The output should be all lines of the entries below in which the word "private" occurs.

## Source data
== Segment start ==
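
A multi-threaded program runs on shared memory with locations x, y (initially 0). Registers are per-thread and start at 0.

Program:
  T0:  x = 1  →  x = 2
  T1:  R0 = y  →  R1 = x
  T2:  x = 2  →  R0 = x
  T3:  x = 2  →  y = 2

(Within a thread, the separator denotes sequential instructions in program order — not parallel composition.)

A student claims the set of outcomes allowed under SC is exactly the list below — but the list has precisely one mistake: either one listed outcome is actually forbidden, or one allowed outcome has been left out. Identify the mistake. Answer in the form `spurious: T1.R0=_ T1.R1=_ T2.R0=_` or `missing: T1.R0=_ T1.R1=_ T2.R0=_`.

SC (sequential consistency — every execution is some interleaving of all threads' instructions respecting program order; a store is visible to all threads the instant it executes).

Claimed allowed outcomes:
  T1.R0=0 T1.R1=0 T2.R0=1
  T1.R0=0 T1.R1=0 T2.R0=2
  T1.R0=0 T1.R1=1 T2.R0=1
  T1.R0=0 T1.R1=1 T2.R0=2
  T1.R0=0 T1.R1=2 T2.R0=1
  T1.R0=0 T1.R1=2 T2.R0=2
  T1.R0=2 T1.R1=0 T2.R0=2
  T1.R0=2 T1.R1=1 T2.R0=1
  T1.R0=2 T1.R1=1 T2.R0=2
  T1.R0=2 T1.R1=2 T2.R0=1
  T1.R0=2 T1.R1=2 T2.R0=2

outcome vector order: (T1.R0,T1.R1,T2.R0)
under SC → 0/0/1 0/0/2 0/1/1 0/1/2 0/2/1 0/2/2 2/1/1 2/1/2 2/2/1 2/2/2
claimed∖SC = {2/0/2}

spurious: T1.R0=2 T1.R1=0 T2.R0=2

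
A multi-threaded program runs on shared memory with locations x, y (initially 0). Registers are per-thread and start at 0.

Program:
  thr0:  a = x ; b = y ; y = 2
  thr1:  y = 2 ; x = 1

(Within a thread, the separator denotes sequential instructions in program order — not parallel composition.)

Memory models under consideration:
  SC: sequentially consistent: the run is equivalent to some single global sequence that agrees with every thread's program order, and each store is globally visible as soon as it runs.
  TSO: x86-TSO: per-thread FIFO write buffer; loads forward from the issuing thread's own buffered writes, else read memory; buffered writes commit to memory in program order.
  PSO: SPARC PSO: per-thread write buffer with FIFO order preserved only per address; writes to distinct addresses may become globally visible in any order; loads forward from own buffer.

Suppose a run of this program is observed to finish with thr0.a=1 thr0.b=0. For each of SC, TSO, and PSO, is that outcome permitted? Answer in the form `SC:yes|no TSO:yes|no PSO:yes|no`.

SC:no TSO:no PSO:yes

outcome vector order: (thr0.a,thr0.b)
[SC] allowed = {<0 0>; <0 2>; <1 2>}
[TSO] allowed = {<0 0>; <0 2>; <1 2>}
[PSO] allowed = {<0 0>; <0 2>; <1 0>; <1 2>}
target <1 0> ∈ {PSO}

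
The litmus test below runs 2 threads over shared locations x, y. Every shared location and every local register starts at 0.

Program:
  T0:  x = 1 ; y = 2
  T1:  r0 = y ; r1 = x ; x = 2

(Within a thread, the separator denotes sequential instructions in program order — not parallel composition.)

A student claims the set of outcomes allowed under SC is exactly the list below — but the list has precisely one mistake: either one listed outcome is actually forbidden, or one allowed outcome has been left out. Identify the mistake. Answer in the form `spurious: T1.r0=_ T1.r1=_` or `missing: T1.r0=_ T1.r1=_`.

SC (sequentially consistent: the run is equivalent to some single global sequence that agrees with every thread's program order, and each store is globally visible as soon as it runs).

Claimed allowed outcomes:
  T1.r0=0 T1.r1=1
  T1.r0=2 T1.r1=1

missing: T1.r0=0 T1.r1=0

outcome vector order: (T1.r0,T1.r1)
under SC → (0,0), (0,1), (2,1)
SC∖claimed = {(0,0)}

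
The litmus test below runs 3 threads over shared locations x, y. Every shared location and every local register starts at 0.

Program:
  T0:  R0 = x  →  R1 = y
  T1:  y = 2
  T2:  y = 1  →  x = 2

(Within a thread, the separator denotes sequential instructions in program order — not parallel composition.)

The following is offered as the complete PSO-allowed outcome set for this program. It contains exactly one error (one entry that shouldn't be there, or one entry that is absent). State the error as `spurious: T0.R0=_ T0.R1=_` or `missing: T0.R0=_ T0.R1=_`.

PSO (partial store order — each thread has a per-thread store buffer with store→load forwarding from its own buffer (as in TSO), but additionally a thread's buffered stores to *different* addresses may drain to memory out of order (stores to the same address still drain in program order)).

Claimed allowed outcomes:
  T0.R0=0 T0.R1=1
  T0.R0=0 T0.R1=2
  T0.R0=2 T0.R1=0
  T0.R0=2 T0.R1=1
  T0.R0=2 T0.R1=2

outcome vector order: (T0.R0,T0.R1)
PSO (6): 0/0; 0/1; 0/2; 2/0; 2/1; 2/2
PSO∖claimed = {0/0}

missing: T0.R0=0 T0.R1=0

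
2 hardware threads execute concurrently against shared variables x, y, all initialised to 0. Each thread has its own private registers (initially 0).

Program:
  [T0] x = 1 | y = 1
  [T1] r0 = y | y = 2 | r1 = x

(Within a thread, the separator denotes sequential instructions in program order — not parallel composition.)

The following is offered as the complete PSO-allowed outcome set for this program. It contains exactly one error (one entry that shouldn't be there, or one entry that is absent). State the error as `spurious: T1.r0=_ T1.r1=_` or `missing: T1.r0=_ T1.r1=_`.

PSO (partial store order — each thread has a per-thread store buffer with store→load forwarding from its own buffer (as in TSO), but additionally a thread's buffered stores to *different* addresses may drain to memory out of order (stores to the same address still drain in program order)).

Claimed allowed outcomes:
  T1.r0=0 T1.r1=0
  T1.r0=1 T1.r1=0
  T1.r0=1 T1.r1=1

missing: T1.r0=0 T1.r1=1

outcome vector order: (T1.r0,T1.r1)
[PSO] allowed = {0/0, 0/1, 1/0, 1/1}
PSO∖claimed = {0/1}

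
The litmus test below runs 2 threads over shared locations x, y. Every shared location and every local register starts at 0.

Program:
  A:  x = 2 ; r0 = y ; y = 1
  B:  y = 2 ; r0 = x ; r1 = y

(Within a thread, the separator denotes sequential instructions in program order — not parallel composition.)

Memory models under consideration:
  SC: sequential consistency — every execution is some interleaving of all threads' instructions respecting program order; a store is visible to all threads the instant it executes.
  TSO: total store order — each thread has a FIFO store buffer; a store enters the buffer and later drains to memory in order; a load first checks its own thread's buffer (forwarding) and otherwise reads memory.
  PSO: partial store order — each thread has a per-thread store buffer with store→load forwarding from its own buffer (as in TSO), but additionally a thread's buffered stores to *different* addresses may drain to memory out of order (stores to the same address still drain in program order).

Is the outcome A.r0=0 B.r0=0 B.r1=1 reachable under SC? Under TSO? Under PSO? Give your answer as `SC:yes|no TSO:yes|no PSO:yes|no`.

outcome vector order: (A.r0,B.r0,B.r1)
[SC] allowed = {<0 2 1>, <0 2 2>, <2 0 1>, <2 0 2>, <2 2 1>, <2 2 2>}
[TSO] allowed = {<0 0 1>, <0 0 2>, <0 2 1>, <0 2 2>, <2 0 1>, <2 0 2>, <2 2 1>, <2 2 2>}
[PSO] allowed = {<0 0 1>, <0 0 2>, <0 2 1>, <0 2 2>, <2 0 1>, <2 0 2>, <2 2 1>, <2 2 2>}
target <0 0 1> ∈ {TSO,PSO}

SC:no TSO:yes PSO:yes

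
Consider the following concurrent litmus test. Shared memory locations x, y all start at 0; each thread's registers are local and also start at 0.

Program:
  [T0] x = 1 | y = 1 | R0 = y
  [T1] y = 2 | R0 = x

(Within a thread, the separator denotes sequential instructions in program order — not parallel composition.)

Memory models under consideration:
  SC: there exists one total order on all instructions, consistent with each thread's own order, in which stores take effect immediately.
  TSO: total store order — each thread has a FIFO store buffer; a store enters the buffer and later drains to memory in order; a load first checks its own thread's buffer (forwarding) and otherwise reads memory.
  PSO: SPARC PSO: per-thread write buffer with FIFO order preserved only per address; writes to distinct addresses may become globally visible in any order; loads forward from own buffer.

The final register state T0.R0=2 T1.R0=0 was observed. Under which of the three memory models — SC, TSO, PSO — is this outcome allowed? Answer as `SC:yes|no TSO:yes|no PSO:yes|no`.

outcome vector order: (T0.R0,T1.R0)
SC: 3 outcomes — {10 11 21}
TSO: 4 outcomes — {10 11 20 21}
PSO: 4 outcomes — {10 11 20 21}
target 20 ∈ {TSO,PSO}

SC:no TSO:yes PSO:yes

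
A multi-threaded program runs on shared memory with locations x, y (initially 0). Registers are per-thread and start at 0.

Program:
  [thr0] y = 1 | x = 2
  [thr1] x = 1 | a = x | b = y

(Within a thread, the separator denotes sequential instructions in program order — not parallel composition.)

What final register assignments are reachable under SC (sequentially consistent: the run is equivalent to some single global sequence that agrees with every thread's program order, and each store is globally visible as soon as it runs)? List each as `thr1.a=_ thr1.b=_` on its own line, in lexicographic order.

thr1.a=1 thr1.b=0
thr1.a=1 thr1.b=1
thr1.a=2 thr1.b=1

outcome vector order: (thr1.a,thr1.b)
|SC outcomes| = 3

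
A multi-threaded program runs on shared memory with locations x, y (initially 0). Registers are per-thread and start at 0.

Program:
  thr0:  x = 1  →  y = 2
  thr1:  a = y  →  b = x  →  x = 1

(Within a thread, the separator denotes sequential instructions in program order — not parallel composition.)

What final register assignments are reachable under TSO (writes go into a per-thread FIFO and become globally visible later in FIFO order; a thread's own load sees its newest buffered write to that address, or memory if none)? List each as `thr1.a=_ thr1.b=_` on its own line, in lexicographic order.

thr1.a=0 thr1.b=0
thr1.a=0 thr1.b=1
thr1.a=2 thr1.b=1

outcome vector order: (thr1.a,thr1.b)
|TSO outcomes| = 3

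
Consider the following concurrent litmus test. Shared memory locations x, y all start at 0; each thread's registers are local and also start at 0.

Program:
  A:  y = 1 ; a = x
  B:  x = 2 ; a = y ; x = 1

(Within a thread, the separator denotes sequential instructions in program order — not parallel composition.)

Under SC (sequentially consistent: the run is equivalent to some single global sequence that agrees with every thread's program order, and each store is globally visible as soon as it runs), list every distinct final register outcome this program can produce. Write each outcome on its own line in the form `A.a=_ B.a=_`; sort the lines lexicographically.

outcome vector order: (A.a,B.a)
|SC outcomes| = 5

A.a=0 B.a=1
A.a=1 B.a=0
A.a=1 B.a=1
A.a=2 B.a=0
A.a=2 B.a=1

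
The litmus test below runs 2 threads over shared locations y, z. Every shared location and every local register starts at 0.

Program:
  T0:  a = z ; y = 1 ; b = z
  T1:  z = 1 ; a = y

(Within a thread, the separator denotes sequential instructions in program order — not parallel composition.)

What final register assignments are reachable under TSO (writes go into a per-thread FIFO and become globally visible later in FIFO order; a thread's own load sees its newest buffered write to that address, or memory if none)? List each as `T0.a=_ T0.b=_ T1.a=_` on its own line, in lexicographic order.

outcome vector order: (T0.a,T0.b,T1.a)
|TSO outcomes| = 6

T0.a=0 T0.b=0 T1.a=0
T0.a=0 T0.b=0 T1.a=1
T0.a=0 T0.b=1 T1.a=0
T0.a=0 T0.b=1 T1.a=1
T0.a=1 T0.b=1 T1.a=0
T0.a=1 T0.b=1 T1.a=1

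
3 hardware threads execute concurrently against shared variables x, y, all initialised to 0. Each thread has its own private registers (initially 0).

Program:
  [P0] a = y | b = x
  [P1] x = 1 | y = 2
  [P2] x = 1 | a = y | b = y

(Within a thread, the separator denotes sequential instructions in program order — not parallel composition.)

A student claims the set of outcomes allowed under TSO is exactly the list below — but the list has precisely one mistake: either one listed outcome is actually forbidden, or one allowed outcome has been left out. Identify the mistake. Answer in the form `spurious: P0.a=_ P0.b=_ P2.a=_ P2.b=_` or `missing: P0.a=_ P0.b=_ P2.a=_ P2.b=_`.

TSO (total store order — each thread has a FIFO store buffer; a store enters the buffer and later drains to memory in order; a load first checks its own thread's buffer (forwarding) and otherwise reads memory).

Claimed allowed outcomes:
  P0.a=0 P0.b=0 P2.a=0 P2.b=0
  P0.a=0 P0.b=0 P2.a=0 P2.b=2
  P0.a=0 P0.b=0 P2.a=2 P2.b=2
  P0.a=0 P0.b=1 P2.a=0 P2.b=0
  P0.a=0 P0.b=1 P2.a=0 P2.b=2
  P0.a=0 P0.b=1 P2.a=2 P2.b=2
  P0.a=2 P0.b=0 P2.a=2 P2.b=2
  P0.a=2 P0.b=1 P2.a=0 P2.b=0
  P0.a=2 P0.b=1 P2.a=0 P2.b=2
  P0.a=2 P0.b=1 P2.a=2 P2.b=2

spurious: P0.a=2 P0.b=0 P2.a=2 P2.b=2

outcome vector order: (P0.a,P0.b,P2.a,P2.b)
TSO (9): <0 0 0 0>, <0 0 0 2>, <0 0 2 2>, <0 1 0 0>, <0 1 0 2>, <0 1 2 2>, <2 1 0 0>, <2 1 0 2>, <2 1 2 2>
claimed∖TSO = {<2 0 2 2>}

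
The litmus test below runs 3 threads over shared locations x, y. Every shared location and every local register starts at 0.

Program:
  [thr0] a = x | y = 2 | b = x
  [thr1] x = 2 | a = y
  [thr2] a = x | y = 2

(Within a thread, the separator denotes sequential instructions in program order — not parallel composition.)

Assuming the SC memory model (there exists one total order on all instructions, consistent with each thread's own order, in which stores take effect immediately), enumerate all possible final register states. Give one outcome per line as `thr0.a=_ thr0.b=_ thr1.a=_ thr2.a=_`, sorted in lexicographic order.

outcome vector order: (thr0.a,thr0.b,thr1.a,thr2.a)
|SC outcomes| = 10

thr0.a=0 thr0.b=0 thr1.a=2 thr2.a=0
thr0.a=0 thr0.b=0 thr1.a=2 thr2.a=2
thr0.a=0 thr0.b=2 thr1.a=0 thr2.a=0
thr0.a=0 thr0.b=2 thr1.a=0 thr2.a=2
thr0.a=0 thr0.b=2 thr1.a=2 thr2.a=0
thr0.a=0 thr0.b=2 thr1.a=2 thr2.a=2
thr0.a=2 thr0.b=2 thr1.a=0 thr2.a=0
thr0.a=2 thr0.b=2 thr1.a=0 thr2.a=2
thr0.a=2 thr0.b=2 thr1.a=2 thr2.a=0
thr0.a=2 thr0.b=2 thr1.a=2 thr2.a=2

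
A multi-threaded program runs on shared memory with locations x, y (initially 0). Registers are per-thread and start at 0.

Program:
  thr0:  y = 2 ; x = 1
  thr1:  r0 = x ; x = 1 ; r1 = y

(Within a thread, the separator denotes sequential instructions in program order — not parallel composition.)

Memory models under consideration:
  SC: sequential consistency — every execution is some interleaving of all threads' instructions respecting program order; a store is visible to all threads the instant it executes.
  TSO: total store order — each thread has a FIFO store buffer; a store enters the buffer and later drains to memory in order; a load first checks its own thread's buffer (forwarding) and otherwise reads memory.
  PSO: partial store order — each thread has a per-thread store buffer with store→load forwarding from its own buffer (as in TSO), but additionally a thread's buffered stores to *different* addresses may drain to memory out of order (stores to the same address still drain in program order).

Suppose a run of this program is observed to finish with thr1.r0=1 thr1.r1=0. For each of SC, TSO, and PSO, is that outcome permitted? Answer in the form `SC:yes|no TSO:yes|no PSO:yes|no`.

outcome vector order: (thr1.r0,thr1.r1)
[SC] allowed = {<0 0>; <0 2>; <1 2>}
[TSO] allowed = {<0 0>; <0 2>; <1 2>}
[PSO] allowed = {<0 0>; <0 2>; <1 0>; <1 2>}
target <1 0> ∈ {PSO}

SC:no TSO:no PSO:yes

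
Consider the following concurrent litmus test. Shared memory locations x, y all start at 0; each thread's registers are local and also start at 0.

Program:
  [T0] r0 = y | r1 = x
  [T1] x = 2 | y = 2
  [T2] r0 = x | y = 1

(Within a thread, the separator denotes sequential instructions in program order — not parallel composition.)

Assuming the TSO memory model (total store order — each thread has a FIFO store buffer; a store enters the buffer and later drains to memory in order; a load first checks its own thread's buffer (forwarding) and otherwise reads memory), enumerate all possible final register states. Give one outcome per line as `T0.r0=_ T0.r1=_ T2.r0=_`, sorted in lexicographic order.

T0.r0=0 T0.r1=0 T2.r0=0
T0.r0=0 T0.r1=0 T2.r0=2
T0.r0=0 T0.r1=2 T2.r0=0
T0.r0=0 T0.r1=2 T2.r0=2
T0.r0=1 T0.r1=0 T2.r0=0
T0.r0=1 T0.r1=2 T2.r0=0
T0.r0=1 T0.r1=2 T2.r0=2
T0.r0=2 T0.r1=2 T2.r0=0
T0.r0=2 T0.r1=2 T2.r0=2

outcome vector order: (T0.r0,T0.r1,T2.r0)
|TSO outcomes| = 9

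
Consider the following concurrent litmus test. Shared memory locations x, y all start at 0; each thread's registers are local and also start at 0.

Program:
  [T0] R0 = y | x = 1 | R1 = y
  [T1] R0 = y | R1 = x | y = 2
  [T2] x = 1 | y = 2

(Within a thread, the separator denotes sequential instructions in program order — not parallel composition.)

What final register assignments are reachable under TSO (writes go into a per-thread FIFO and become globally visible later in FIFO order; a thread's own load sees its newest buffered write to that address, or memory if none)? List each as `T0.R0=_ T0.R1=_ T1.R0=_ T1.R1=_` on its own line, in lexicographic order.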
== Segment end ==
## Solution to the exercise
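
2 hardware threads execute concurrently against shared variables x, y, all initialised to 0. Each thread has its own private registers (initially 0).
3 hardware threads execute concurrently against shared variables x, y, all initialised to 0. Each thread has its own private registers (initially 0).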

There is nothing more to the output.